(Saved data entries)
________
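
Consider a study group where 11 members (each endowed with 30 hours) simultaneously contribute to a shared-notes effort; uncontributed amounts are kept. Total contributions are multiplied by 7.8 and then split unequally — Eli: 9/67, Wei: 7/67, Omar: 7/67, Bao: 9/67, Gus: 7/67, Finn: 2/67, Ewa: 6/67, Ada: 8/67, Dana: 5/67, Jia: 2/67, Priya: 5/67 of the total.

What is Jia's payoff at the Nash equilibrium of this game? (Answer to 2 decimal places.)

A player with share s gets back 7.8·s per unit contributed, so full contribution is dominant for anyone with s > 1/7.8 = 0.1282 and zero contribution is dominant for anyone below.
The shares above 0.1282 belong to Eli and Bao, contributing 30 each; the remaining 9 contribute 0. Total contributed: 60.
Jia keeps 30 and receives 7.8 × 60 × 2/67 = 13.97 from the shared-notes effort, for a payoff of 43.97.

43.97 hours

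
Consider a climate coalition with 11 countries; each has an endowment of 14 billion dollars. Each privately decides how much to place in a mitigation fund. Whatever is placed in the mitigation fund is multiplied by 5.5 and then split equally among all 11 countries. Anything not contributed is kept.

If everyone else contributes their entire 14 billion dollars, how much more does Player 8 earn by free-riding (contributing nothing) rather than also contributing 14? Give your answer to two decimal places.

Switching from a contribution of 14 to 0 lets Player 8 keep an extra 14 billion dollars, but lowers the mitigation fund by 14, which costs Player 8 their own share of that drop: 5.5/11 × 14 = 7.00.
Net gain = 14 − 7.00 = 7.00. The private return per contributed unit (0.5000) is below 1, so free-riding is indeed the best response regardless of what the others do.

7.00 billion dollars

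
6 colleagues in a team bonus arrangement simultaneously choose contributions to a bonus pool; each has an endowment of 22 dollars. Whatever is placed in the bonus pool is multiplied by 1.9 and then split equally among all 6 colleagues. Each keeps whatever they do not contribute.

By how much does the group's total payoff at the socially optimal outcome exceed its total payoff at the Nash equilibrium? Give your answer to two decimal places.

Each contributed unit returns 1.9/6 = 0.3167 to its contributor — below 1 — so contributing 0 is dominant for every player. At the Nash equilibrium everyone keeps their 22, and the group total is 6 × 22 = 132.
Each contributed unit returns 1.900 to the group as a whole (0.3167 to each of 6 players), which exceeds 1, so the social optimum is full contribution: group total = 1.900 × 132 = 250.80.
Efficiency loss = 250.80 − 132 = 118.80.

118.80 dollars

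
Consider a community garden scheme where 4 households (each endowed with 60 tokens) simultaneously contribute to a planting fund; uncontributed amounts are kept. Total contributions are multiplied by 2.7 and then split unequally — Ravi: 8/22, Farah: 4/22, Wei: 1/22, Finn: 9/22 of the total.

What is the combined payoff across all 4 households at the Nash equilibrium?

342.00 tokens

Each unit j contributes comes back to j as 2.7 × (j's share), so j prefers to contribute only if that share exceeds 1/2.7 = 0.3704; otherwise keeping the unit dominates.
Finn alone (share 9/22) is above the threshold, contributing 60; the remaining 3 contribute 0. Total contributed: 60.
The planting fund pays out 2.7 × 60 = 162.00 in total (split across the unequal shares, but the aggregate is all that matters for the group sum).
The 3 free-riders keep 60 each, adding 180. Group total = 180 + 162.00 = 342.00.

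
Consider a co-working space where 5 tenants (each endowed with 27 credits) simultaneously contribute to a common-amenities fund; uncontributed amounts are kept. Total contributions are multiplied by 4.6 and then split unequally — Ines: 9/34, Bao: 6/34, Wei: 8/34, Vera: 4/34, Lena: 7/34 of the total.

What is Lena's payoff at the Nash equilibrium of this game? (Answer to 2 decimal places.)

78.14 credits

Player j's private return per contributed unit is 4.6 × (j's share). Contributing is weakly dominant for j when that share is at least 1/4.6 = 0.2174, and contributing 0 is dominant otherwise.
Ines and Wei are above the threshold, contributing 27 each; the remaining 3 contribute 0. Total contributed: 54.
Lena keeps 27 and receives 4.6 × 54 × 7/34 = 51.14 from the common-amenities fund, for a payoff of 78.14.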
________
Every record is to be repeated exactly as it stands above.

**WRITTEN SOLUTION**
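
Consider a study group where 11 members (each endowed with 30 hours) simultaneously contribute to a shared-notes effort; uncontributed amounts are kept. Total contributions are multiplied by 7.8 and then split unequally — Eli: 9/67, Wei: 7/67, Omar: 7/67, Bao: 9/67, Gus: 7/67, Finn: 2/67, Ewa: 6/67, Ada: 8/67, Dana: 5/67, Jia: 2/67, Priya: 5/67 of the total.

What is Jia's payoff at the Nash equilibrium of this game? (Answer to 2 decimal places.)

A player with share s gets back 7.8·s per unit contributed, so full contribution is dominant for anyone with s > 1/7.8 = 0.1282 and zero contribution is dominant for anyone below.
The shares above 0.1282 belong to Eli and Bao, contributing 30 each; the remaining 9 contribute 0. Total contributed: 60.
Jia keeps 30 and receives 7.8 × 60 × 2/67 = 13.97 from the shared-notes effort, for a payoff of 43.97.

43.97 hours

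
Consider a climate coalition with 11 countries; each has an endowment of 14 billion dollars. Each privately decides how much to place in a mitigation fund. Whatever is placed in the mitigation fund is multiplied by 5.5 and then split equally among all 11 countries. Anything not contributed is kept.

If everyone else contributes their entire 14 billion dollars, how much more does Player 8 earn by free-riding (contributing nothing) rather than also contributing 14? Give your answer to two decimal places.

Switching from a contribution of 14 to 0 lets Player 8 keep an extra 14 billion dollars, but lowers the mitigation fund by 14, which costs Player 8 their own share of that drop: 5.5/11 × 14 = 7.00.
Net gain = 14 − 7.00 = 7.00. The private return per contributed unit (0.5000) is below 1, so free-riding is indeed the best response regardless of what the others do.

7.00 billion dollars

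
6 colleagues in a team bonus arrangement simultaneously choose contributions to a bonus pool; each has an endowment of 22 dollars. Whatever is placed in the bonus pool is multiplied by 1.9 and then split equally among all 6 colleagues. Each keeps whatever they do not contribute.

By how much does the group's total payoff at the socially optimal outcome exceed its total payoff at the Nash equilibrium? Give your answer to two decimal places.

Each contributed unit returns 1.9/6 = 0.3167 to its contributor — below 1 — so contributing 0 is dominant for every player. At the Nash equilibrium everyone keeps their 22, and the group total is 6 × 22 = 132.
Each contributed unit returns 1.900 to the group as a whole (0.3167 to each of 6 players), which exceeds 1, so the social optimum is full contribution: group total = 1.900 × 132 = 250.80.
Efficiency loss = 250.80 − 132 = 118.80.

118.80 dollars

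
Consider a community garden scheme where 4 households (each endowed with 60 tokens) simultaneously contribute to a planting fund; uncontributed amounts are kept. Total contributions are multiplied by 2.7 and then split unequally — Ravi: 8/22, Farah: 4/22, Wei: 1/22, Finn: 9/22 of the total.

What is the combined payoff across all 4 households at the Nash equilibrium?

342.00 tokens

Each unit j contributes comes back to j as 2.7 × (j's share), so j prefers to contribute only if that share exceeds 1/2.7 = 0.3704; otherwise keeping the unit dominates.
Finn alone (share 9/22) is above the threshold, contributing 60; the remaining 3 contribute 0. Total contributed: 60.
The planting fund pays out 2.7 × 60 = 162.00 in total (split across the unequal shares, but the aggregate is all that matters for the group sum).
The 3 free-riders keep 60 each, adding 180. Group total = 180 + 162.00 = 342.00.

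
Consider a co-working space where 5 tenants (each endowed with 27 credits) simultaneously contribute to a common-amenities fund; uncontributed amounts are kept. Total contributions are multiplied by 4.6 and then split unequally — Ines: 9/34, Bao: 6/34, Wei: 8/34, Vera: 4/34, Lena: 7/34 of the total.

What is Lena's payoff at the Nash equilibrium of this game? (Answer to 2 decimal places.)

78.14 credits

Player j's private return per contributed unit is 4.6 × (j's share). Contributing is weakly dominant for j when that share is at least 1/4.6 = 0.2174, and contributing 0 is dominant otherwise.
Ines and Wei are above the threshold, contributing 27 each; the remaining 3 contribute 0. Total contributed: 54.
Lena keeps 27 and receives 4.6 × 54 × 7/34 = 51.14 from the common-amenities fund, for a payoff of 78.14.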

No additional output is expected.